* _Task description_:
Would you please retype, exactly, the lines of the listing below between the line with "For the addition of angular momenta j₁ = 1 and" and the line with "-1/2 | 5/2, -1/2 ⟩", inclusive?

* _Working data_:
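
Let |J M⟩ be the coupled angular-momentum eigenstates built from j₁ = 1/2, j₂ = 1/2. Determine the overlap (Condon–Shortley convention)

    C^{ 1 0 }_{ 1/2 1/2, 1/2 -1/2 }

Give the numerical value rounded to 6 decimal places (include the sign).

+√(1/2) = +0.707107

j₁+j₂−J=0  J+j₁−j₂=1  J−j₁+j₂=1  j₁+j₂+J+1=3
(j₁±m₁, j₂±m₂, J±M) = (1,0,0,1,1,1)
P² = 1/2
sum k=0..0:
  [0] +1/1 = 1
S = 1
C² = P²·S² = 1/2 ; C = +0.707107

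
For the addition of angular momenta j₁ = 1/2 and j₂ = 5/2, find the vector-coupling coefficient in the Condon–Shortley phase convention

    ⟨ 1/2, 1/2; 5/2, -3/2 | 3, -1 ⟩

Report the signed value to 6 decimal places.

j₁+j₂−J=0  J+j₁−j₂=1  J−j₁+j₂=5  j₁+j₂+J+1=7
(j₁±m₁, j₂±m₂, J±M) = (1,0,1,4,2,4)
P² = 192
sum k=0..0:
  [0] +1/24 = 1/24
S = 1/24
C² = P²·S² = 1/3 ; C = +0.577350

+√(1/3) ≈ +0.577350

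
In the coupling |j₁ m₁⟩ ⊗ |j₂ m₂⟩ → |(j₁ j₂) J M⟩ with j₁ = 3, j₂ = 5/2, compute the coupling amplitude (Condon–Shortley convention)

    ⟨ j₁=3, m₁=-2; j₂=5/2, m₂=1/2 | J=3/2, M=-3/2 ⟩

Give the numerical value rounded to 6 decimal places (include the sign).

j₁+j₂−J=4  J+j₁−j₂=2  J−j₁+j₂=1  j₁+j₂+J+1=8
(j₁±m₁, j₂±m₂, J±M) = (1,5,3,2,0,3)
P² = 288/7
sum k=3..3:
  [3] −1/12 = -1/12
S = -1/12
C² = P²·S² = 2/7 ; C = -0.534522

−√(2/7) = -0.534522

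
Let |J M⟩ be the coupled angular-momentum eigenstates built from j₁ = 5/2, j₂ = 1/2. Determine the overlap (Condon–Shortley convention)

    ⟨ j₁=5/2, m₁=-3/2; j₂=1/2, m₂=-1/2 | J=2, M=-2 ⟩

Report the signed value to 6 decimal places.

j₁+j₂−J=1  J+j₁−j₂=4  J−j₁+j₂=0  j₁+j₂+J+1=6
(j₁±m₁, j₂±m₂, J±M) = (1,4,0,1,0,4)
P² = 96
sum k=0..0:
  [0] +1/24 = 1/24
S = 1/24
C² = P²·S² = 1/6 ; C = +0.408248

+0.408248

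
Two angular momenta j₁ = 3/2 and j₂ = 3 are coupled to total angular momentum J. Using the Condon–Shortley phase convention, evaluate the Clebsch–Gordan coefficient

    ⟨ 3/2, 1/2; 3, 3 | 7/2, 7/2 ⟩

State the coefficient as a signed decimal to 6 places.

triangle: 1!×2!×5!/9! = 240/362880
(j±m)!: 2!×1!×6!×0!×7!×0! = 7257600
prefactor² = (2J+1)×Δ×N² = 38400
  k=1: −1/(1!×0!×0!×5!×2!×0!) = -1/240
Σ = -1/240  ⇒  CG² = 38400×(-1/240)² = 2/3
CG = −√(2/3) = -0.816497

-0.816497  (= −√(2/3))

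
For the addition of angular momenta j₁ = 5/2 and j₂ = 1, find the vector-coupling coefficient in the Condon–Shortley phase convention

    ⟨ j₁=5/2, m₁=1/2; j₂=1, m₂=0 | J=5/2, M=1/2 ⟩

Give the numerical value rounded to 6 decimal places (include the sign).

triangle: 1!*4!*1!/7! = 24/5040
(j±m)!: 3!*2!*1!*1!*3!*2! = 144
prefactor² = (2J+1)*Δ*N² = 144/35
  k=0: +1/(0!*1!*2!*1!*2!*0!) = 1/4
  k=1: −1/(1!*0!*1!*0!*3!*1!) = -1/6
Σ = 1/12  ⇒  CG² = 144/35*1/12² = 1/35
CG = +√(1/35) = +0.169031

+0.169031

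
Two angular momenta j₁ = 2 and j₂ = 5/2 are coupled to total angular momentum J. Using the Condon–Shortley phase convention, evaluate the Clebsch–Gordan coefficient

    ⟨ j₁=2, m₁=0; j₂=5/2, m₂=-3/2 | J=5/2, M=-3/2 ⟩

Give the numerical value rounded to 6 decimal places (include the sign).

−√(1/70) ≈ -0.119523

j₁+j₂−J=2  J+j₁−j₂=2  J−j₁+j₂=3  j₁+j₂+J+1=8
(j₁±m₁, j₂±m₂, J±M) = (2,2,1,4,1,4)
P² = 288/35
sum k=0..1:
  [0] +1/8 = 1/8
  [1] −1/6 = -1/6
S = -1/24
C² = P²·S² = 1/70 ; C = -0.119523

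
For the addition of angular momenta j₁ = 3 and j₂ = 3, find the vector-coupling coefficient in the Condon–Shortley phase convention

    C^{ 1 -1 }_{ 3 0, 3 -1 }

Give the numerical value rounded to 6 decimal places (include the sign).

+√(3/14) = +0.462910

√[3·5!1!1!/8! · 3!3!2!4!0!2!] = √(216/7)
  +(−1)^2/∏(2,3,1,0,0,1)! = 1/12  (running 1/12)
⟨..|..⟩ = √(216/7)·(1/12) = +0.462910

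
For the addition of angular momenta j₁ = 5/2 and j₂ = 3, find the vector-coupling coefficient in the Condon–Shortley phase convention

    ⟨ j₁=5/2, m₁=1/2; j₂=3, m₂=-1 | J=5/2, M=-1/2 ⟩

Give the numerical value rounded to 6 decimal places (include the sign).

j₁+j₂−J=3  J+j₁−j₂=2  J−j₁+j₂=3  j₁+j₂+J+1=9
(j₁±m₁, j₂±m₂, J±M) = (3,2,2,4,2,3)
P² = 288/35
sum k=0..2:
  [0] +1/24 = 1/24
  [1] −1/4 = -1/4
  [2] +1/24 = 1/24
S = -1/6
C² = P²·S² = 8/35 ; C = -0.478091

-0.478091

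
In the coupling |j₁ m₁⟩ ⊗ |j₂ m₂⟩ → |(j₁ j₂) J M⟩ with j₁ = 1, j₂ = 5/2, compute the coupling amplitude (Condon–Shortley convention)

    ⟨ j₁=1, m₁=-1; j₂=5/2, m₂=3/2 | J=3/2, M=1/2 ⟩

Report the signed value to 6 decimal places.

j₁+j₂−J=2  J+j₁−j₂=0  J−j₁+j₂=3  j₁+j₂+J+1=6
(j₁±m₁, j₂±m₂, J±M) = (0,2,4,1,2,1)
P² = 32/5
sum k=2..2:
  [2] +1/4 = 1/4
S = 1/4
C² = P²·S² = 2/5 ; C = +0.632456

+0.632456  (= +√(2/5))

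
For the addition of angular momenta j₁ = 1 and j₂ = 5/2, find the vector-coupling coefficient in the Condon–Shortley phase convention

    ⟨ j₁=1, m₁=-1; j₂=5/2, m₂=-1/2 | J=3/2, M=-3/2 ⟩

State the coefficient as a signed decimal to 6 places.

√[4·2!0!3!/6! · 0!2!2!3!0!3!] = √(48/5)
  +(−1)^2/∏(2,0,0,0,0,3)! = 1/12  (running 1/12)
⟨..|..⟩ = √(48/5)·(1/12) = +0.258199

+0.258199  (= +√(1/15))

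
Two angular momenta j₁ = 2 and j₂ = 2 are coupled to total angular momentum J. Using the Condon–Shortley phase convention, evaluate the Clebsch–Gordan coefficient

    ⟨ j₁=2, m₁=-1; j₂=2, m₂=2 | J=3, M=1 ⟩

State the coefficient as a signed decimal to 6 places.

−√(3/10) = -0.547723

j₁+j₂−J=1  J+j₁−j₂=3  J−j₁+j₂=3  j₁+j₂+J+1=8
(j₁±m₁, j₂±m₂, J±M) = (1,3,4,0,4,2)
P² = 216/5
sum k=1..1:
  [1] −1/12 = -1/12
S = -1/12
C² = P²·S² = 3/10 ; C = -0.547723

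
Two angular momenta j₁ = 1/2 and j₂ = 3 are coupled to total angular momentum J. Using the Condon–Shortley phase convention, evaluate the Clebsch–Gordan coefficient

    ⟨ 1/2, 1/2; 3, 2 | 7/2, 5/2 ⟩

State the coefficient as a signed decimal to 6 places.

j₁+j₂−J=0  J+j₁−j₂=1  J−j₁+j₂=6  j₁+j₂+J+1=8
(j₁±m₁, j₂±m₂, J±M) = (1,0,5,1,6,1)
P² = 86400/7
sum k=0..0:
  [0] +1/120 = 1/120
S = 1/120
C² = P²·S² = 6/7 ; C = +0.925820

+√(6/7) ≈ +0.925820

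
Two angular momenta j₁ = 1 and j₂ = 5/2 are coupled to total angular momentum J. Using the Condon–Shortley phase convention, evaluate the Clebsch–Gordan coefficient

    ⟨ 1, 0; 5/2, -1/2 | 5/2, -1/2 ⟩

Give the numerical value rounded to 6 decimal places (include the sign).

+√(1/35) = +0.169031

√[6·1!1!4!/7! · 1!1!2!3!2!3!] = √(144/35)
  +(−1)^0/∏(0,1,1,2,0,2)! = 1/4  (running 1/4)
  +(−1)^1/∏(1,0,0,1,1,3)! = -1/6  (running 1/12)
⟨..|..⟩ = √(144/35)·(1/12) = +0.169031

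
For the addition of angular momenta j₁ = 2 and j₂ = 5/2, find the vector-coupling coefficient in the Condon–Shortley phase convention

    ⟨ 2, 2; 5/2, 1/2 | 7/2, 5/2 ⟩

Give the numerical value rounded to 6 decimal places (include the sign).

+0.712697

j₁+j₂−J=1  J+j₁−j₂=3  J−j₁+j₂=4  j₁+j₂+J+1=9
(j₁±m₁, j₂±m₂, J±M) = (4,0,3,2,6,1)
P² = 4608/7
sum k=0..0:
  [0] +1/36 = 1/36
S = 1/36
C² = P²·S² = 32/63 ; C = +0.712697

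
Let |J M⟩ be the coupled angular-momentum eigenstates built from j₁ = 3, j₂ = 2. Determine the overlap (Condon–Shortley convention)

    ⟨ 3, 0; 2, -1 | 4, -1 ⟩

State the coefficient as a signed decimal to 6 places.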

* _Your response_:
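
For the addition of angular momenta j₁ = 1 and j₂ = 5/2, find the vector-coupling coefficient in the Condon–Shortley phase convention

    ⟨ j₁=1, m₁=-1; j₂=5/2, m₂=-1/2 | J=3/2, M=-3/2 ⟩

State the coefficient as a signed decimal to 6 places.

√[4·2!0!3!/6! · 0!2!2!3!0!3!] = √(48/5)
  +(−1)^2/∏(2,0,0,0,0,3)! = 1/12  (running 1/12)
⟨..|..⟩ = √(48/5)·(1/12) = +0.258199

+0.258199  (= +√(1/15))

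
Two angular momenta j₁ = 2 and j₂ = 2 are coupled to total angular momentum J. Using the Condon–Shortley phase convention, evaluate the Clebsch–Gordan coefficient

    ⟨ j₁=2, m₁=-1; j₂=2, m₂=2 | J=3, M=1 ⟩

State the coefficient as a signed decimal to 6 places.

−√(3/10) = -0.547723

j₁+j₂−J=1  J+j₁−j₂=3  J−j₁+j₂=3  j₁+j₂+J+1=8
(j₁±m₁, j₂±m₂, J±M) = (1,3,4,0,4,2)
P² = 216/5
sum k=1..1:
  [1] −1/12 = -1/12
S = -1/12
C² = P²·S² = 3/10 ; C = -0.547723

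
Two angular momenta j₁ = 1/2 and j₂ = 3 are coupled to total angular momentum J. Using the Condon–Shortley phase convention, evaluate the Clebsch–Gordan coefficient

    ⟨ 1/2, 1/2; 3, 2 | 7/2, 5/2 ⟩

State the coefficient as a signed decimal to 6 places.

j₁+j₂−J=0  J+j₁−j₂=1  J−j₁+j₂=6  j₁+j₂+J+1=8
(j₁±m₁, j₂±m₂, J±M) = (1,0,5,1,6,1)
P² = 86400/7
sum k=0..0:
  [0] +1/120 = 1/120
S = 1/120
C² = P²·S² = 6/7 ; C = +0.925820

+√(6/7) ≈ +0.925820

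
Two angular momenta j₁ = 1 and j₂ = 5/2 are coupled to total angular momentum J. Using the Condon–Shortley phase convention, evaluate the Clebsch–Gordan coefficient

    ⟨ 1, 0; 5/2, -1/2 | 5/2, -1/2 ⟩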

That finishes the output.